Task description » For this exercise, output every line of the data as it stands.

___ Given entries

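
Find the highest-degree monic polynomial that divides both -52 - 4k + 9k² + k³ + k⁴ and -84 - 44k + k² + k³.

2 + k

Euclidean algorithm in ℚ[k]:
  k⁴ + k³ + 9k² - 4k - 52 = (k)(k³ + k² - 44k - 84) + (53k² + 80k - 52)
  k³ + k² - 44k - 84 = ((1/53)k - 27/2809)(53k² + 80k - 52) + (-(118680/2809)k - 237360/2809)
  53k² + 80k - 52 = (-(148877/118680)k + 36517/59340)(-(118680/2809)k - 237360/2809) + (0)
Last nonzero remainder: -(118680/2809)k - 237360/2809. Dividing through by -118680/2809 gives the monic gcd k + 2.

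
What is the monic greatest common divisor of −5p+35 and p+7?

Repeated division with remainder:
  −5p+35 = (−5)(p+7) + (70)
  p+7 = ((1/70)p+1/10)(70) + (0)
The last nonzero remainder is the constant 70, so the polynomials are coprime and gcd = 1.

1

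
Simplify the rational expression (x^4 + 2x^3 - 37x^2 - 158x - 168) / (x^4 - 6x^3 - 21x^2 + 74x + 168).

Apply the Euclidean algorithm:
  x^4 + 2x^3 - 37x^2 - 158x - 168 = (x^4 - 6x^3 - 21x^2 + 74x + 168) + (8x^3 - 16x^2 - 232x - 336)
  x^4 - 6x^3 - 21x^2 + 74x + 168 = ((1/8)x - 1/2)(8x^3 - 16x^2 - 232x - 336) + (0)
Last nonzero remainder: 8x^3 - 16x^2 - 232x - 336. Dividing through by 8 gives the monic gcd x^3 - 2x^2 - 29x - 42.
Cancel x^3 - 2x^2 - 29x - 42 from numerator and denominator to get the reduced form.

(x + 4)/(x - 4)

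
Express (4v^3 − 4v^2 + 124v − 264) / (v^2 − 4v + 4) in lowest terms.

(4v^2 + 4v + 132)/(v − 2)

By polynomial division,
  4v^3 − 4v^2 + 124v − 264 = (4v + 12)(v^2 − 4v + 4) + (156v − 312)
  v^2 − 4v + 4 = ((1/156)v − 1/78)(156v − 312) + (0)
Last nonzero remainder: 156v − 312. Dividing through by 156 gives the monic gcd v − 2.
Cancel v − 2 from numerator and denominator to get the reduced form.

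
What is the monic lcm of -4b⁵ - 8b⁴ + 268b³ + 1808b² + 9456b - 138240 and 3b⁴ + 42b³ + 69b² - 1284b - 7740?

By polynomial division,
  -4b⁵ - 8b⁴ + 268b³ + 1808b² + 9456b - 138240 = (-(4/3)b + 16)(3b⁴ + 42b³ + 69b² - 1284b - 7740) + (-312b³ - 1008b² + 19680b - 14400)
  3b⁴ + 42b³ + 69b² - 1284b - 7740 = (-(1/104)b - 35/338)(-312b³ - 1008b² + 19680b - 14400) + ((26001/169)b² + (104004/169)b - 1560060/169)
  -312b³ - 1008b² + 19680b - 14400 = (-(17576/8667)b + 13520/8667)((26001/169)b² + (104004/169)b - 1560060/169) + (0)
Last nonzero remainder: (26001/169)b² + (104004/169)b - 1560060/169. Dividing through by 26001/169 gives the monic gcd b² + 4b - 60.
Then lcm(f, g) = f·g / gcd(f, g); expanding and making the result monic gives the answer.

b⁷ + 12b⁶ - 4b⁵ - 1036b⁴ - 9765b³ - 8516b² + 243948b + 1486080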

______

Response to this exercise »
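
Find the highest-degree monic polynomial that divides both -52 - 4k + 9k² + k³ + k⁴ and -84 - 44k + k² + k³.

2 + k

Euclidean algorithm in ℚ[k]:
  k⁴ + k³ + 9k² - 4k - 52 = (k)(k³ + k² - 44k - 84) + (53k² + 80k - 52)
  k³ + k² - 44k - 84 = ((1/53)k - 27/2809)(53k² + 80k - 52) + (-(118680/2809)k - 237360/2809)
  53k² + 80k - 52 = (-(148877/118680)k + 36517/59340)(-(118680/2809)k - 237360/2809) + (0)
Last nonzero remainder: -(118680/2809)k - 237360/2809. Dividing through by -118680/2809 gives the monic gcd k + 2.

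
What is the monic greatest common divisor of −5p+35 and p+7?

Repeated division with remainder:
  −5p+35 = (−5)(p+7) + (70)
  p+7 = ((1/70)p+1/10)(70) + (0)
The last nonzero remainder is the constant 70, so the polynomials are coprime and gcd = 1.

1

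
Simplify the rational expression (x^4 + 2x^3 - 37x^2 - 158x - 168) / (x^4 - 6x^3 - 21x^2 + 74x + 168).

Apply the Euclidean algorithm:
  x^4 + 2x^3 - 37x^2 - 158x - 168 = (x^4 - 6x^3 - 21x^2 + 74x + 168) + (8x^3 - 16x^2 - 232x - 336)
  x^4 - 6x^3 - 21x^2 + 74x + 168 = ((1/8)x - 1/2)(8x^3 - 16x^2 - 232x - 336) + (0)
Last nonzero remainder: 8x^3 - 16x^2 - 232x - 336. Dividing through by 8 gives the monic gcd x^3 - 2x^2 - 29x - 42.
Cancel x^3 - 2x^2 - 29x - 42 from numerator and denominator to get the reduced form.

(x + 4)/(x - 4)

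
Express (4v^3 − 4v^2 + 124v − 264) / (v^2 − 4v + 4) in lowest terms.

(4v^2 + 4v + 132)/(v − 2)

By polynomial division,
  4v^3 − 4v^2 + 124v − 264 = (4v + 12)(v^2 − 4v + 4) + (156v − 312)
  v^2 − 4v + 4 = ((1/156)v − 1/78)(156v − 312) + (0)
Last nonzero remainder: 156v − 312. Dividing through by 156 gives the monic gcd v − 2.
Cancel v − 2 from numerator and denominator to get the reduced form.

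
What is the monic lcm of -4b⁵ - 8b⁴ + 268b³ + 1808b² + 9456b - 138240 and 3b⁴ + 42b³ + 69b² - 1284b - 7740?

By polynomial division,
  -4b⁵ - 8b⁴ + 268b³ + 1808b² + 9456b - 138240 = (-(4/3)b + 16)(3b⁴ + 42b³ + 69b² - 1284b - 7740) + (-312b³ - 1008b² + 19680b - 14400)
  3b⁴ + 42b³ + 69b² - 1284b - 7740 = (-(1/104)b - 35/338)(-312b³ - 1008b² + 19680b - 14400) + ((26001/169)b² + (104004/169)b - 1560060/169)
  -312b³ - 1008b² + 19680b - 14400 = (-(17576/8667)b + 13520/8667)((26001/169)b² + (104004/169)b - 1560060/169) + (0)
Last nonzero remainder: (26001/169)b² + (104004/169)b - 1560060/169. Dividing through by 26001/169 gives the monic gcd b² + 4b - 60.
Then lcm(f, g) = f·g / gcd(f, g); expanding and making the result monic gives the answer.

b⁷ + 12b⁶ - 4b⁵ - 1036b⁴ - 9765b³ - 8516b² + 243948b + 1486080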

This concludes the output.